▶ **Exercise goal**: In the listing below, locate the lines that hold the string "terms". Copy those lines.
---+---
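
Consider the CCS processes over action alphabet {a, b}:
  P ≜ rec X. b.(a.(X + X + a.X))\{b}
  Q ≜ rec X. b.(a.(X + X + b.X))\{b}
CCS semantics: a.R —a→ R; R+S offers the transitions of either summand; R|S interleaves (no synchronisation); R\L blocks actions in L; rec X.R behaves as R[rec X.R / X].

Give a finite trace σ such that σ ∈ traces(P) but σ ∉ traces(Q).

Reachable graph of P (4 states):
  s0 = rec X. b.(a.(X + X + a.X))\{b} :: =b=> s1
  s1 = (a.((rec X. b.(a.(X + X + a.X))\{b}) + (rec X. b.(a.(X + X + a.X))\{b}) + a.(rec X. b.(a.(X + X + a.X))\{b})))\{b} :: =a=> s2
  s2 = ((rec X. b.(a.(X + X + a.X))\{b}) + (rec X. b.(a.(X + X + a.X))\{b}) + a.(rec X. b.(a.(X + X + a.X))\{b}))\{b} :: =a=> s3
  s3 = (rec X. b.(a.(X + X + a.X))\{b})\{b} :: ∅
Reachable graph of Q (3 states):
  t0 = rec X. b.(a.(X + X + b.X))\{b} :: =b=> t1
  t1 = (a.((rec X. b.(a.(X + X + b.X))\{b}) + (rec X. b.(a.(X + X + b.X))\{b}) + b.(rec X. b.(a.(X + X + b.X))\{b})))\{b} :: =a=> t2
  t2 = ((rec X. b.(a.(X + X + b.X))\{b}) + (rec X. b.(a.(X + X + b.X))\{b}) + b.(rec X. b.(a.(X + X + b.X))\{b}))\{b} :: ∅
Trace ⟨baa⟩ through P, begin at {s0}:
  after b @ step 1: {s1}
  after a @ step 2: {s2}
  after a @ step 3: {s3}
  ✓ P
Trace ⟨baa⟩ through Q, begin at {t0}:
  after b @ step 1: {t1}
  after a @ step 2: {t2}
  after a @ step 3: ∅ (Q stuck)

baa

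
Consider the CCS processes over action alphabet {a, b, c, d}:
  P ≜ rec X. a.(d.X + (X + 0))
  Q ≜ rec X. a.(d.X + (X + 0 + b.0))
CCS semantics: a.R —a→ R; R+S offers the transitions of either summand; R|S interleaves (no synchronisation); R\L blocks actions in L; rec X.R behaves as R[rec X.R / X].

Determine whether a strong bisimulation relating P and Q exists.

not bisimilar

P's transition system — 2 states:
  s0 = rec X. a.(d.X + (X + 0)) → --a--▸ s1
  s1 = d.(rec X. a.(d.X + (X + 0))) + ((rec X. a.(d.X + (X + 0))) + 0) → --a--▸ s1, --d--▸ s0
Q's transition system — 3 states:
  t0 = rec X. a.(d.X + (X + 0 + b.0)) → --a--▸ t1
  t1 = d.(rec X. a.(d.X + (X + 0 + b.0))) + ((rec X. a.(d.X + (X + 0 + b.0))) + 0 + b.0) → --a--▸ t1, --b--▸ t2, --d--▸ t0
  t2 = 0 → stopped
Partition-refinement fixed point:
  B0 = {s0}
  B1 = {s1}
  B2 = {t0}
  B3 = {t1}
  B4 = {t2}
s0 ∈ B0, t0 ∈ B2 → different blocks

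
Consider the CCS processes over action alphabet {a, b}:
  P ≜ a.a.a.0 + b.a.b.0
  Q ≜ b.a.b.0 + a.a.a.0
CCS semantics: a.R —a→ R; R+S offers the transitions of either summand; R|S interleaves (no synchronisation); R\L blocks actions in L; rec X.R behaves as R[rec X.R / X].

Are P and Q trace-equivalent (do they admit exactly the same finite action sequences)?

traces(P) = traces(Q)

LTS(P): 6 reachable states
  s0 = a.a.a.0 + b.a.b.0 | =a=> s1, =b=> s2
  s1 = a.a.0 | =a=> s3
  s2 = a.b.0 | =a=> s4
  s3 = a.0 | =a=> s5
  s4 = b.0 | =b=> s5
  s5 = 0 | ∅
LTS(Q): 6 reachable states
  t0 = b.a.b.0 + a.a.a.0 | =a=> t1, =b=> t2
  t1 = a.a.0 | =a=> t3
  t2 = a.b.0 | =a=> t4
  t3 = a.0 | =a=> t5
  t4 = b.0 | =b=> t5
  t5 = 0 | ∅
Bisimilarity quotient blocks:
  B0 = {s0, t0}
  B1 = {s1, t1}
  B2 = {s3, t3}
  B3 = {s5, t5}
  B4 = {s2, t2}
  B5 = {s4, t4}
s0 ∈ B0, t0 ∈ B0 → same block
Bisimilar ⇒ trace-equivalent.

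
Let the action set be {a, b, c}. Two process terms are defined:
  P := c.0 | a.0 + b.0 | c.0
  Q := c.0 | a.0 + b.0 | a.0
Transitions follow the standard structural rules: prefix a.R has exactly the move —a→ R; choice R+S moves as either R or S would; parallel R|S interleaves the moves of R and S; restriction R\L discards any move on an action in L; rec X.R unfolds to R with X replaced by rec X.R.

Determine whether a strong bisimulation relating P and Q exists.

P's transition system — 6 states:
  u0 = c.0 | a.0 + b.0 | c.0 → ··a··> u1, ··b··> u2, ··c··> u3, ··c··> u4
  u1 = c.0 | 0 → ··c··> u5
  u2 = 0 | c.0 → ··c··> u5
  u3 = 0 | a.0 → ··a··> u5
  u4 = b.0 | 0 → ··b··> u5
  u5 = 0 | 0 → ·
Q's transition system — 5 states:
  v0 = c.0 | a.0 + b.0 | a.0 → ··a··> v1, ··a··> v2, ··b··> v3, ··c··> v3
  v1 = b.0 | 0 → ··b··> v4
  v2 = c.0 | 0 → ··c··> v4
  v3 = 0 | a.0 → ··a··> v4
  v4 = 0 | 0 → ·
Bisimilarity quotient blocks:
  B0 = {u0}
  B1 = {u1, u2, v2}
  B2 = {u5, v4}
  B3 = {u3, v3}
  B4 = {u4, v1}
  B5 = {v0}
u0 ∈ B0, v0 ∈ B5 → different blocks

P ≁ Q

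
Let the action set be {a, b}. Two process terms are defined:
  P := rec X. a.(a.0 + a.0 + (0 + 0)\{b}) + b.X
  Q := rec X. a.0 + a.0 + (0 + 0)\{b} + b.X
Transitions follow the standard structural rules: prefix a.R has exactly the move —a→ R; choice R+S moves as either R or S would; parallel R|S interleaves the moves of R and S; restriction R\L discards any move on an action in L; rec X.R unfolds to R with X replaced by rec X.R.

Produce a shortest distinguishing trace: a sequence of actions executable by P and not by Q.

aa

Reachable graph of P (3 states):
  u0 = rec X. a.(a.0 + a.0 + (0 + 0)\{b}) + b.X | —a→ u1, —b→ u0
  u1 = a.0 + a.0 + (0 + 0)\{b} | —a→ u2
  u2 = 0 | ∅
Reachable graph of Q (2 states):
  v0 = rec X. a.0 + a.0 + (0 + 0)\{b} + b.X | —a→ v1, —b→ v0
  v1 = 0 | ∅
Trace ⟨aa⟩ through P, begin at {u0}:
  [1] a ⇒ {u1}
  [2] a ⇒ {u2}
  P completes σ.
Trace ⟨aa⟩ through Q, begin at {v0}:
  [1] a ⇒ {v1}
  [2] a ⇒ ∅ (Q stuck)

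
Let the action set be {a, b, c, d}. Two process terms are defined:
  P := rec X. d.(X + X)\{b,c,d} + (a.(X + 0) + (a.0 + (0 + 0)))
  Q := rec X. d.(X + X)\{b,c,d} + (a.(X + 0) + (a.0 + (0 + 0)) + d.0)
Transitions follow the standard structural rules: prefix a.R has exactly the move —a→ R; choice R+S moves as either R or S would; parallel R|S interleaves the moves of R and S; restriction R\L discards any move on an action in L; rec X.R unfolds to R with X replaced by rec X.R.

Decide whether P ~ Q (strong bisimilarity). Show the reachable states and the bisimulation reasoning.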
---+---
▶ **Completed exercise**:
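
Let the action set be {a, b, c}. Two process terms are defined:
Let the action set be {a, b}. Two process terms are defined:
Let the action set be {a, b, c, d}. Two process terms are defined: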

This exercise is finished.